• _TASK ITEM_: Every entry must be given again exactly.

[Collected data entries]
[Start of section]
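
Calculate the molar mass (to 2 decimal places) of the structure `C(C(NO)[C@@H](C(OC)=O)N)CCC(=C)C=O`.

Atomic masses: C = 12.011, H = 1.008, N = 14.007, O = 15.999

Molecular formula: C10H18N2O4.
M = 10×12.011 + 18×1.008 + 2×14.007 + 4×15.999 = 230.26 g/mol.

230.26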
[End of section]
• _TASK RESPONSE_:
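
Calculate the molar mass (to 2 decimal places) of the structure `C(C(NO)[C@@H](C(OC)=O)N)CCC(=C)C=O`.

Atomic masses: C = 12.011, H = 1.008, N = 14.007, O = 15.999

Molecular formula: C10H18N2O4.
M = 10×12.011 + 18×1.008 + 2×14.007 + 4×15.999 = 230.26 g/mol.

230.26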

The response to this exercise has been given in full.